(Exercise) Return all of the material, keeping each line exactly as it is.

(Data shown)

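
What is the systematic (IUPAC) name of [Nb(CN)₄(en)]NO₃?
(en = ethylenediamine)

The 1 nitrate counter-ion carries a total charge of -1, so each complex ion is 1+.
Ligand charges: 1×ethylenediamine (neutral), 4×cyano (-1 each); total -4. So Nb + (-4) = 1+, giving Nb = +5.
Ligands are named alphabetically: cyano before ethylenediamine.

tetracyano(ethylenediamine)niobium(V) nitrate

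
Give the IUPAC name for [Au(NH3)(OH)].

amminehydroxogold(I)

There is no counter-ion, so the complex is neutral overall.
Ligand charges: 1×ammine (neutral), 1×hydroxo (-1 each); total -1. So Au + (-1) = 0, giving Au = +1.
Ligands are named alphabetically: ammine before hydroxo.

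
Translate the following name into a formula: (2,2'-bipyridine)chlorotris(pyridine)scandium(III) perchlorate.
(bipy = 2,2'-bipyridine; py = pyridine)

Ligands: 1 2,2'-bipyridine (bipy, neutral), 1 chloro (Cl, -1), 3 pyridine (py, neutral). Ligand charge sum = -1.
Charge balance with perchlorate (-1) requires 1 complex ion per 2 perchlorate.

[Sc(bipy)Cl(py)3](ClO4)2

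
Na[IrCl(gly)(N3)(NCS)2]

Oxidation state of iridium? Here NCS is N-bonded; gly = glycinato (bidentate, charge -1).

+4

1 sodium outside the brackets (+1 each) → the complex ion is 1−.
Ligand charges: 1×Cl = -1; 1×N3 = -1; 2×NCS = -2; 1×gly = -1; sum -5.
Ir + (-5) = 1− ⇒ Ir is +4.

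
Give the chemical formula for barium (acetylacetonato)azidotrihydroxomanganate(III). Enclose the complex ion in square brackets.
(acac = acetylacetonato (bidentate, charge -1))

Ba[Mn(acac)(N3)(OH)3]

Ligands: 1 acetylacetonato (acac, -1), 1 azido (N3, -1), 3 hydroxo (OH, -1). Ligand charge sum = -5.
With Mn in oxidation state +3, the complex ion is [Mn...]^2−.
Charge balance with barium (+2) requires 1 complex ion per 1 barium.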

(Solution for this problem)
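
What is the systematic (IUPAC) name of [Nb(CN)₄(en)]NO₃?
(en = ethylenediamine)

The 1 nitrate counter-ion carries a total charge of -1, so each complex ion is 1+.
Ligand charges: 1×ethylenediamine (neutral), 4×cyano (-1 each); total -4. So Nb + (-4) = 1+, giving Nb = +5.
Ligands are named alphabetically: cyano before ethylenediamine.

tetracyano(ethylenediamine)niobium(V) nitrate

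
Give the IUPAC name for [Au(NH3)(OH)].

amminehydroxogold(I)

There is no counter-ion, so the complex is neutral overall.
Ligand charges: 1×ammine (neutral), 1×hydroxo (-1 each); total -1. So Au + (-1) = 0, giving Au = +1.
Ligands are named alphabetically: ammine before hydroxo.

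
Translate the following name into a formula: (2,2'-bipyridine)chlorotris(pyridine)scandium(III) perchlorate.
(bipy = 2,2'-bipyridine; py = pyridine)

Ligands: 1 2,2'-bipyridine (bipy, neutral), 1 chloro (Cl, -1), 3 pyridine (py, neutral). Ligand charge sum = -1.
Charge balance with perchlorate (-1) requires 1 complex ion per 2 perchlorate.

[Sc(bipy)Cl(py)3](ClO4)2

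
Na[IrCl(gly)(N3)(NCS)2]

Oxidation state of iridium? Here NCS is N-bonded; gly = glycinato (bidentate, charge -1).

+4

1 sodium outside the brackets (+1 each) → the complex ion is 1−.
Ligand charges: 1×Cl = -1; 1×N3 = -1; 2×NCS = -2; 1×gly = -1; sum -5.
Ir + (-5) = 1− ⇒ Ir is +4.

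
Give the chemical formula for barium (acetylacetonato)azidotrihydroxomanganate(III). Enclose the complex ion in square brackets.
(acac = acetylacetonato (bidentate, charge -1))

Ba[Mn(acac)(N3)(OH)3]

Ligands: 1 acetylacetonato (acac, -1), 1 azido (N3, -1), 3 hydroxo (OH, -1). Ligand charge sum = -5.
With Mn in oxidation state +3, the complex ion is [Mn...]^2−.
Charge balance with barium (+2) requires 1 complex ion per 1 barium.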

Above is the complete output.